#### Activity:
Please output exactly the part of the records below that opens with the line containing "Let $V = -2$." and closes with the line containing "Answer: $1965$", both lines included, and nothing else.

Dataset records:

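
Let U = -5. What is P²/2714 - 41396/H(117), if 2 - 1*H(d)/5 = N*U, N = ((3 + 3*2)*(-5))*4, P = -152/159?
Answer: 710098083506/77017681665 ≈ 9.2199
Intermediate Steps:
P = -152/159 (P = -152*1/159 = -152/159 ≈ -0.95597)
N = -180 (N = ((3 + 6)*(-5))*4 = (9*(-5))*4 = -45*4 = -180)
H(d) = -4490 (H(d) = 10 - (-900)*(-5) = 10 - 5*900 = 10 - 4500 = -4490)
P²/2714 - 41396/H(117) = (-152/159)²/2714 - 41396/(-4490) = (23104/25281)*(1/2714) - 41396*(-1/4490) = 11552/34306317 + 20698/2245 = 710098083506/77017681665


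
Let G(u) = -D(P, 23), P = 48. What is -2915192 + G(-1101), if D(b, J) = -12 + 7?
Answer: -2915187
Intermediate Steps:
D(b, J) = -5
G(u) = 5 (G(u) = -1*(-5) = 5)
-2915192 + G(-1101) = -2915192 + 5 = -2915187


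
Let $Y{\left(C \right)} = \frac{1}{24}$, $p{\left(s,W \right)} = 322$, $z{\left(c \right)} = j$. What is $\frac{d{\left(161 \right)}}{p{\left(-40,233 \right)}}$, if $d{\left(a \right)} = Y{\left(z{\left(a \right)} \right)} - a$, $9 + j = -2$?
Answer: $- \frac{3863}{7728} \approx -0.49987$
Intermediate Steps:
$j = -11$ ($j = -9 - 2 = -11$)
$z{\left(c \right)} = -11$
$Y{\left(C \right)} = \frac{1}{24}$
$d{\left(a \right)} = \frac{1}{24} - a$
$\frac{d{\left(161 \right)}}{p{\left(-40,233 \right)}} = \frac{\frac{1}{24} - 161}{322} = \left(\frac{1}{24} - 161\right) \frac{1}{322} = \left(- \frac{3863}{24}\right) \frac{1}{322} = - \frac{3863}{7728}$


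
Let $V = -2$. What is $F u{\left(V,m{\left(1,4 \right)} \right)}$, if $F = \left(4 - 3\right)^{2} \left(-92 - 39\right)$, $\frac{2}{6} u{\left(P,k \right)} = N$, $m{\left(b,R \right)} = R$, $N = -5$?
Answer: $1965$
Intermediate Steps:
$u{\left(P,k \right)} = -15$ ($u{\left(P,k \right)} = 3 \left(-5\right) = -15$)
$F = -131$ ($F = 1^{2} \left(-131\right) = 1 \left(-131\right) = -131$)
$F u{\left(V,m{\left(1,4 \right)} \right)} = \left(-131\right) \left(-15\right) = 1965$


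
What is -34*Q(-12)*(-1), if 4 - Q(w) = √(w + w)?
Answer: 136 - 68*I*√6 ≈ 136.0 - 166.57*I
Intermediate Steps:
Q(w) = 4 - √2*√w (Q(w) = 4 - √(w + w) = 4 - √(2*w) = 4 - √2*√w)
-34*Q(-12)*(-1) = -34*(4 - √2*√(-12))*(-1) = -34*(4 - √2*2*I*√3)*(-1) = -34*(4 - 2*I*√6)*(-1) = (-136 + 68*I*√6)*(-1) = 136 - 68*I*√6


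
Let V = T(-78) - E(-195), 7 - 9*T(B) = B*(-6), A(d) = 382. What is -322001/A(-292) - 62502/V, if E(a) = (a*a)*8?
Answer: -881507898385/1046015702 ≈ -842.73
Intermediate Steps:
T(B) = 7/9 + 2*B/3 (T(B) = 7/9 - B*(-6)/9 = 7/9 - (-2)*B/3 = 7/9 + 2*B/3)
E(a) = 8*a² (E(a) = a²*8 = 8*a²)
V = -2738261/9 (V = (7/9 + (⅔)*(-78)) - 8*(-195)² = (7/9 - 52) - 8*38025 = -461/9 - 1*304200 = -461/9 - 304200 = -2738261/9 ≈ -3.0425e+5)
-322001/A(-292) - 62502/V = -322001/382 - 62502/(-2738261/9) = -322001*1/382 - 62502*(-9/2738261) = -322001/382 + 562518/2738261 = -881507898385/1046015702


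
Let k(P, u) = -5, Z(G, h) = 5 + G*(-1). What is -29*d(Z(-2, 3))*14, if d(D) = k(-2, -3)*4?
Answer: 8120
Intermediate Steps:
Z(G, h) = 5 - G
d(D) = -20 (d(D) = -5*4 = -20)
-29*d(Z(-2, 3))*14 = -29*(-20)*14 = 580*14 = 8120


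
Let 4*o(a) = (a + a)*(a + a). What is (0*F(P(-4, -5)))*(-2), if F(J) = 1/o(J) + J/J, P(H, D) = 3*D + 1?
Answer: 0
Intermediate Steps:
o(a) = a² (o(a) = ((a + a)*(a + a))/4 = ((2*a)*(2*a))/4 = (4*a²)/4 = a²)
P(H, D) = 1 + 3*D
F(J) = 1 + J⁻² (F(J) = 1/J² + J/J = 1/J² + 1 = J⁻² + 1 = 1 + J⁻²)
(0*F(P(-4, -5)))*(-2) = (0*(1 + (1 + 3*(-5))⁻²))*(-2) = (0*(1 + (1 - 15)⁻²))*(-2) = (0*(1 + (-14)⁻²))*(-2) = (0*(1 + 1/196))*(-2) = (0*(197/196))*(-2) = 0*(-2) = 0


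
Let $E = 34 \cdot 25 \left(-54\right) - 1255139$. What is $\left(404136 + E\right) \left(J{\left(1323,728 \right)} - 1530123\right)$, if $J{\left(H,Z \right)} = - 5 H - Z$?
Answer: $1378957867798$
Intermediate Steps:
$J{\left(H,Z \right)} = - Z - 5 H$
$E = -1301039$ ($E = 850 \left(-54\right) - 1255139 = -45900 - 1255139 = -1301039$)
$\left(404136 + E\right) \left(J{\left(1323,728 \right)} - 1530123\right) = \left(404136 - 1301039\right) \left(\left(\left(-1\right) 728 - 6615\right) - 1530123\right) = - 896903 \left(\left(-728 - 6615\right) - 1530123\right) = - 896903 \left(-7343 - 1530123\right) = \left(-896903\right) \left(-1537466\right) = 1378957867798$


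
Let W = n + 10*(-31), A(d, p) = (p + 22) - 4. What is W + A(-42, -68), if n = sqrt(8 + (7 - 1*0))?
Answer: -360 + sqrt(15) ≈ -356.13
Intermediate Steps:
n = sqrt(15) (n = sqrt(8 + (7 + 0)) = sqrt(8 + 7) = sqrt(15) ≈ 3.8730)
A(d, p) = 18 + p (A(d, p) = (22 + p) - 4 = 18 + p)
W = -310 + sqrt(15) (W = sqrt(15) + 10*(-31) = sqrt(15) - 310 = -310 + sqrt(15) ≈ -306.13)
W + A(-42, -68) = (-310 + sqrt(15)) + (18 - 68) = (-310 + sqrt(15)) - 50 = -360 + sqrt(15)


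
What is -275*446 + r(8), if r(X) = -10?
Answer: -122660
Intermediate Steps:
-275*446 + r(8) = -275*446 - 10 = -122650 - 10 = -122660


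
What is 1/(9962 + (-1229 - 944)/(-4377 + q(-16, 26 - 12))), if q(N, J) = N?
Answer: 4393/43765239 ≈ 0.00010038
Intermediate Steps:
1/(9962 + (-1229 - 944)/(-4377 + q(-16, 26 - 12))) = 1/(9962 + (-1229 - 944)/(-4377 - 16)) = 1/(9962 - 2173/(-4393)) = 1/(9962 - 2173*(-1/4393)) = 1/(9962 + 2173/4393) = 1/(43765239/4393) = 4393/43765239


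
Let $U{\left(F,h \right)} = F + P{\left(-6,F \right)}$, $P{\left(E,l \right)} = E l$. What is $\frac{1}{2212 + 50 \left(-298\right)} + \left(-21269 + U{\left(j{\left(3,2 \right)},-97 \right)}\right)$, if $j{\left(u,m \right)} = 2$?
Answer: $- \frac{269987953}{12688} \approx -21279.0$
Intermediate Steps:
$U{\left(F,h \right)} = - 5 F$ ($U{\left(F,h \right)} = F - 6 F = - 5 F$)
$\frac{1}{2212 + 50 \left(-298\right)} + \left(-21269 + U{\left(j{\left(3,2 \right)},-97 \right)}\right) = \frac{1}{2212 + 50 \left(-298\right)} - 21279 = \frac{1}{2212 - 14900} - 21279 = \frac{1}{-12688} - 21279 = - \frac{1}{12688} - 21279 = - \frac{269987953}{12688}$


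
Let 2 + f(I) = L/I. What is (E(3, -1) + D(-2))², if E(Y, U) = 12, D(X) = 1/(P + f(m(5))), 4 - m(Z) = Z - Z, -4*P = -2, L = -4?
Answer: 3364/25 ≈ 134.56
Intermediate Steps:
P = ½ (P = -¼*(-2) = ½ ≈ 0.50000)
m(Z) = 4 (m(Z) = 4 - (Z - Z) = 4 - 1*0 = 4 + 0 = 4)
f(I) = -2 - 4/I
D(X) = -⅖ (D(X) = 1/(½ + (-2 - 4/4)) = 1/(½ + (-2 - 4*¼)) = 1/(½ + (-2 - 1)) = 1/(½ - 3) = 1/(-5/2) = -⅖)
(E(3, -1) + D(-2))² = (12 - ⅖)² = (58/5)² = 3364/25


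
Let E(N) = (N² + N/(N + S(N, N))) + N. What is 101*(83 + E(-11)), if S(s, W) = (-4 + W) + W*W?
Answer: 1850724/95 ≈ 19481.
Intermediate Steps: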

#### Written answer:
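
Let $V = -2$. What is $F u{\left(V,m{\left(1,4 \right)} \right)}$, if $F = \left(4 - 3\right)^{2} \left(-92 - 39\right)$, $\frac{2}{6} u{\left(P,k \right)} = N$, $m{\left(b,R \right)} = R$, $N = -5$?
Answer: $1965$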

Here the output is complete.